Extracted records START

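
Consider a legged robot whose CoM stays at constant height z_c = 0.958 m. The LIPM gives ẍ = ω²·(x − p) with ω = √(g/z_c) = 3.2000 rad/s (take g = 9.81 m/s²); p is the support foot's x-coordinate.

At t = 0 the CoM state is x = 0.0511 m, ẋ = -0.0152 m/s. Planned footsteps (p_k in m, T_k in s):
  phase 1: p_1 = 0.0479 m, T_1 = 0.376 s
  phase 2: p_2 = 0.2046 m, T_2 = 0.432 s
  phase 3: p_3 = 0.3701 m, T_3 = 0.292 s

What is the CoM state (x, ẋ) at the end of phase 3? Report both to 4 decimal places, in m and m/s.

x = -0.7016, ẋ = -3.1726

phase 1: p=0.0479, T=0.376, ωT=1.203200, cosh=1.815495, sinh=1.515263; start (x,ẋ)=(0.051100, -0.015200) → end (x,ẋ)=(0.046512, -0.012079)
phase 2: p=0.2046, T=0.432, ωT=1.382400, cosh=2.117714, sinh=1.866739; start (x,ẋ)=(0.046512, -0.012079) → end (x,ẋ)=(-0.137232, -0.969929)
phase 3: p=0.3701, T=0.292, ωT=0.934400, cosh=1.469254, sinh=1.076432; start (x,ẋ)=(-0.137232, -0.969929) → end (x,ẋ)=(-0.701568, -3.172616)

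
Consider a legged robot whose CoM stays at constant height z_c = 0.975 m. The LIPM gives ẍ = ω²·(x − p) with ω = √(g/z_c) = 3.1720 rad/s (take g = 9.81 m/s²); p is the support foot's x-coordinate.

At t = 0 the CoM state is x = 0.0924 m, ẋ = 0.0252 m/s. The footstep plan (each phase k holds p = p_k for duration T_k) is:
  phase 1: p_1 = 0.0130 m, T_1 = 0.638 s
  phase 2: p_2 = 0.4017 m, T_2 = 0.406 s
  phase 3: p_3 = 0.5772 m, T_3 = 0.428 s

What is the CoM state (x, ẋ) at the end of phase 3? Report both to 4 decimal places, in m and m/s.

phase 1: p=0.0130, T=0.638, ωT=2.023736, cosh=3.849351, sinh=3.717190; start (x,ẋ)=(0.092400, 0.025200) → end (x,ẋ)=(0.348170, 1.033203)
phase 2: p=0.4017, T=0.406, ωT=1.287832, cosh=1.950394, sinh=1.674525; start (x,ẋ)=(0.348170, 1.033203) → end (x,ẋ)=(0.842732, 1.730822)
phase 3: p=0.5772, T=0.428, ωT=1.357616, cosh=2.072095, sinh=1.814821; start (x,ẋ)=(0.842732, 1.730822) → end (x,ẋ)=(2.117675, 5.114989)

x = 2.1177, ẋ = 5.1150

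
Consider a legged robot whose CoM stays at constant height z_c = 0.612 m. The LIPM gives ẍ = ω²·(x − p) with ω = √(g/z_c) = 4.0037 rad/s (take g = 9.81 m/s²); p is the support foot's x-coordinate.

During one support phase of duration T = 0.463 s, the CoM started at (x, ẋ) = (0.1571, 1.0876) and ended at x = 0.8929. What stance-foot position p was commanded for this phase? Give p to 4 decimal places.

ωT = 4.0037·0.463 = 1.853713; cosh(ωT) = 3.270066, sinh(ωT) = 3.113412
x(T) = p + (x₀−p)·cosh(ωT) + (ẋ₀/ω)·sinh(ωT) ⇒ p·(1 − cosh) = x(T) − x₀·cosh − (ẋ₀/ω)·sinh
numerator   = 0.8929 − (0.1571)·3.270066 − (1.0876/4.0037)·3.113412 = -0.466582
denominator = 1 − 3.270066 = -2.270066
p = -0.466582 / -2.270066 = 0.2055

p = 0.2055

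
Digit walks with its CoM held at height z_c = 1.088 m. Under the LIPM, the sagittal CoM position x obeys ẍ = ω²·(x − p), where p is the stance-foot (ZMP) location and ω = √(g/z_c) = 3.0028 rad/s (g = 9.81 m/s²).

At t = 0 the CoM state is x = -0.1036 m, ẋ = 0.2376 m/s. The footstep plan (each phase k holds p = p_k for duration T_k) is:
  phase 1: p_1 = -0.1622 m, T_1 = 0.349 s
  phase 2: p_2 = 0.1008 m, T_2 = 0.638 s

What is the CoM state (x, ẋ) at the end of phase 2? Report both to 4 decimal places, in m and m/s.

phase 1: p=-0.1622, T=0.349, ωT=1.047977, cosh=1.601261, sinh=1.250615; start (x,ẋ)=(-0.103600, 0.237600) → end (x,ẋ)=(0.030590, 0.600523)
phase 2: p=0.1008, T=0.638, ωT=1.915786, cosh=3.469752, sinh=3.322526; start (x,ẋ)=(0.030590, 0.600523) → end (x,ẋ)=(0.521654, 1.383192)

x = 0.5217, ẋ = 1.3832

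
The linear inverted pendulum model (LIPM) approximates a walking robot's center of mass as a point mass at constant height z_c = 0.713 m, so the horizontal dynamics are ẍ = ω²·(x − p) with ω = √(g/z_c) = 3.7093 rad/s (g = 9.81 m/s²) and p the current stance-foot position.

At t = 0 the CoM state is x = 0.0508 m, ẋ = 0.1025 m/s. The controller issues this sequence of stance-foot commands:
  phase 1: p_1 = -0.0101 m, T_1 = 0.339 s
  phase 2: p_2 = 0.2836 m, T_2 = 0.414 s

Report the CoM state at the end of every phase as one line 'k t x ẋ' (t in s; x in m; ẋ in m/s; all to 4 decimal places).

phase 1: p=-0.0101, T=0.339, ωT=1.257453, cosh=1.900415, sinh=1.616038; start (x,ẋ)=(0.050800, 0.102500) → end (x,ẋ)=(0.150292, 0.559850)
phase 2: p=0.2836, T=0.414, ωT=1.535650, cosh=2.429830, sinh=2.214514; start (x,ẋ)=(0.150292, 0.559850) → end (x,ẋ)=(0.293923, 0.265305)

1 0.3390 0.1503 0.5598
2 0.7530 0.2939 0.2653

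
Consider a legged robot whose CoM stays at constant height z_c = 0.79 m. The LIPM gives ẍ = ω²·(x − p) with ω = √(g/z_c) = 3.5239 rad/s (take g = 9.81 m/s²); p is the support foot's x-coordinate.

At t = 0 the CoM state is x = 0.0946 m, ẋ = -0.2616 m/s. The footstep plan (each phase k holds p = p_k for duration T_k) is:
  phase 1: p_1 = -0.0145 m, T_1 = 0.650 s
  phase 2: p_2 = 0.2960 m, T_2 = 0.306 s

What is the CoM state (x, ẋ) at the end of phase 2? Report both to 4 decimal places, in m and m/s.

phase 1: p=-0.0145, T=0.650, ωT=2.290535, cosh=4.990717, sinh=4.889505; start (x,ẋ)=(0.094600, -0.261600) → end (x,ẋ)=(0.167010, 0.574235)
phase 2: p=0.2960, T=0.306, ωT=1.078313, cosh=1.639943, sinh=1.299774; start (x,ẋ)=(0.167010, 0.574235) → end (x,ẋ)=(0.296268, 0.350905)

x = 0.2963, ẋ = 0.3509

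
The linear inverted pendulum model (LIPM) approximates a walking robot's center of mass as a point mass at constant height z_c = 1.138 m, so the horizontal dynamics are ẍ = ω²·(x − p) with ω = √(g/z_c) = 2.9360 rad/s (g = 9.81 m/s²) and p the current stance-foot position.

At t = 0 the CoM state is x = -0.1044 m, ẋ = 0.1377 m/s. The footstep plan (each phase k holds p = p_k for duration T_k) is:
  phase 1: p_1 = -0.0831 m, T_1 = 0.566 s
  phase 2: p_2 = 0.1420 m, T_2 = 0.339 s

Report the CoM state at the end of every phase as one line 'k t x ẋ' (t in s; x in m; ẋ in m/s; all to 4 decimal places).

1 0.5660 -0.0221 0.2170
2 0.9050 -0.0240 -0.2292

phase 1: p=-0.0831, T=0.566, ωT=1.661776, cosh=2.729231, sinh=2.539429; start (x,ẋ)=(-0.104400, 0.137700) → end (x,ẋ)=(-0.022132, 0.217007)
phase 2: p=0.1420, T=0.339, ωT=0.995304, cosh=1.537579, sinh=1.167968; start (x,ẋ)=(-0.022132, 0.217007) → end (x,ẋ)=(-0.024038, -0.229168)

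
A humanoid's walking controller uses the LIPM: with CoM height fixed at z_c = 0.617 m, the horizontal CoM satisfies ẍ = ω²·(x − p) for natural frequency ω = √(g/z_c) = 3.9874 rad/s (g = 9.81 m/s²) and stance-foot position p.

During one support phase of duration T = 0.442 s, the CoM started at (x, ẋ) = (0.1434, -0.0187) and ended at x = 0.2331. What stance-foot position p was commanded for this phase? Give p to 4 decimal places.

ωT = 3.9874·0.442 = 1.762431; cosh(ωT) = 2.999105, sinh(ωT) = 2.827478
x(T) = p + (x₀−p)·cosh(ωT) + (ẋ₀/ω)·sinh(ωT) ⇒ p·(1 − cosh) = x(T) − x₀·cosh − (ẋ₀/ω)·sinh
numerator   = 0.2331 − (0.1434)·2.999105 − (-0.0187/3.9874)·2.827478 = -0.183711
denominator = 1 − 2.999105 = -1.999105
p = -0.183711 / -1.999105 = 0.0919

p = 0.0919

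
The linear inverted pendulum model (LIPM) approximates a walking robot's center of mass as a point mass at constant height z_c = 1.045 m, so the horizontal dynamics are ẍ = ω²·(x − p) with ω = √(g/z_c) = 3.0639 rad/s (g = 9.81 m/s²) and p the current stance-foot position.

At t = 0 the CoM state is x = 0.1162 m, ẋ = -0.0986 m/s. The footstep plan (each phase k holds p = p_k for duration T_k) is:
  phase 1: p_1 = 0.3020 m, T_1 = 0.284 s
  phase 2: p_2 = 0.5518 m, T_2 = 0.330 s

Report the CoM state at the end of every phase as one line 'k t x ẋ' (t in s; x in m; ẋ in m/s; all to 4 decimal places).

phase 1: p=0.3020, T=0.284, ωT=0.870148, cosh=1.403076, sinh=0.984187; start (x,ẋ)=(0.116200, -0.098600) → end (x,ẋ)=(0.009636, -0.698614)
phase 2: p=0.5518, T=0.330, ωT=1.011087, cosh=1.556205, sinh=1.192382; start (x,ẋ)=(0.009636, -0.698614) → end (x,ẋ)=(-0.563799, -3.067895)

1 0.2840 0.0096 -0.6986
2 0.6140 -0.5638 -3.0679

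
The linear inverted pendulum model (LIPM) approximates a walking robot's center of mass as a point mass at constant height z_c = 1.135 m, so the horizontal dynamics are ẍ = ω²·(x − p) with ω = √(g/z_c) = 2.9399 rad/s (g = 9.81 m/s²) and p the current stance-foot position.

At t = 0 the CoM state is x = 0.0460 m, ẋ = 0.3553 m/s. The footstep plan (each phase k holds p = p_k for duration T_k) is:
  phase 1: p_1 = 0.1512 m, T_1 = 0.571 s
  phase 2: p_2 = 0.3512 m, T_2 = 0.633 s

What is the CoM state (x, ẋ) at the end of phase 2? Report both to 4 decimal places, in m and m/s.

x = -0.0409, ẋ = -1.0421

phase 1: p=0.1512, T=0.571, ωT=1.678683, cosh=2.772557, sinh=2.585937; start (x,ẋ)=(0.046000, 0.355300) → end (x,ẋ)=(0.172049, 0.185317)
phase 2: p=0.3512, T=0.633, ωT=1.860957, cosh=3.292705, sinh=3.137181; start (x,ẋ)=(0.172049, 0.185317) → end (x,ẋ)=(-0.040938, -1.042114)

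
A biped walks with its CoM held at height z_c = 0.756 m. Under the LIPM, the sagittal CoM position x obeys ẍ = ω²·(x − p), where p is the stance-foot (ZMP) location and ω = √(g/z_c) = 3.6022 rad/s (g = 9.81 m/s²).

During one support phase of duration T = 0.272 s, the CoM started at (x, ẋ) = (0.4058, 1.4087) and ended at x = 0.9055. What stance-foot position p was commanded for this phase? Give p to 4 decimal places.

p = 0.3053

ωT = 3.6022·0.272 = 0.979798; cosh(ωT) = 1.519653, sinh(ωT) = 1.144266
x(T) = p + (x₀−p)·cosh(ωT) + (ẋ₀/ω)·sinh(ωT) ⇒ p·(1 − cosh) = x(T) − x₀·cosh − (ẋ₀/ω)·sinh
numerator   = 0.9055 − (0.4058)·1.519653 − (1.4087/3.6022)·1.144266 = -0.158659
denominator = 1 − 1.519653 = -0.519653
p = -0.158659 / -0.519653 = 0.3053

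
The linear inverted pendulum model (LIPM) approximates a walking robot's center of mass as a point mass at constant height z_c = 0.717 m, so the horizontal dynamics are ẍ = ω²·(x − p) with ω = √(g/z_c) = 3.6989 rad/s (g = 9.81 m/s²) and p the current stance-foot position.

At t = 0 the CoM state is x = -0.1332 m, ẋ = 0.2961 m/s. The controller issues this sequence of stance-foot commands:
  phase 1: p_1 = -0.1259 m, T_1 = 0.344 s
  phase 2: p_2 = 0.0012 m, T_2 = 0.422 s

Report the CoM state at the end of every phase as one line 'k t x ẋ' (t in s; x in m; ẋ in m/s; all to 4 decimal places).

1 0.3440 -0.0083 0.5255
2 0.7660 0.3011 1.2268

phase 1: p=-0.1259, T=0.344, ωT=1.272422, cosh=1.924819, sinh=1.644667; start (x,ẋ)=(-0.133200, 0.296100) → end (x,ẋ)=(-0.008294, 0.525530)
phase 2: p=0.0012, T=0.422, ωT=1.560936, cosh=2.486608, sinh=2.276669; start (x,ẋ)=(-0.008294, 0.525530) → end (x,ẋ)=(0.301054, 1.226834)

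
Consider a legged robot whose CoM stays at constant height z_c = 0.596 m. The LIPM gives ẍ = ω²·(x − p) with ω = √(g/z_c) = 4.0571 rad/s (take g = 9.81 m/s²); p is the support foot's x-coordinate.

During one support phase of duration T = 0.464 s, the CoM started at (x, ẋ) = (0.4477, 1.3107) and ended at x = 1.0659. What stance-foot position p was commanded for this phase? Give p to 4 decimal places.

ωT = 4.0571·0.464 = 1.882494; cosh(ωT) = 3.361041, sinh(ωT) = 3.208831
x(T) = p + (x₀−p)·cosh(ωT) + (ẋ₀/ω)·sinh(ωT) ⇒ p·(1 − cosh) = x(T) − x₀·cosh − (ẋ₀/ω)·sinh
numerator   = 1.0659 − (0.4477)·3.361041 − (1.3107/4.0571)·3.208831 = -1.475494
denominator = 1 − 3.361041 = -2.361041
p = -1.475494 / -2.361041 = 0.6249

p = 0.6249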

Extracted records END

Exercise brief: Could you return exactly the stretch of the data above that starts at the line with "At t = 0 the CoM state is x = -0.1332" and ends at the line with "z_c = 0.596", both lines included?

Answer:
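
At t = 0 the CoM state is x = -0.1332 m, ẋ = 0.2961 m/s. The controller issues this sequence of stance-foot commands:
  phase 1: p_1 = -0.1259 m, T_1 = 0.344 s
  phase 2: p_2 = 0.0012 m, T_2 = 0.422 s

Report the CoM state at the end of every phase as one line 'k t x ẋ' (t in s; x in m; ẋ in m/s; all to 4 decimal places).

1 0.3440 -0.0083 0.5255
2 0.7660 0.3011 1.2268

phase 1: p=-0.1259, T=0.344, ωT=1.272422, cosh=1.924819, sinh=1.644667; start (x,ẋ)=(-0.133200, 0.296100) → end (x,ẋ)=(-0.008294, 0.525530)
phase 2: p=0.0012, T=0.422, ωT=1.560936, cosh=2.486608, sinh=2.276669; start (x,ẋ)=(-0.008294, 0.525530) → end (x,ẋ)=(0.301054, 1.226834)

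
Consider a legged robot whose CoM stays at constant height z_c = 0.596 m. The LIPM gives ẍ = ω²·(x − p) with ω = √(g/z_c) = 4.0571 rad/s (take g = 9.81 m/s²); p is the support foot's x-coordinate.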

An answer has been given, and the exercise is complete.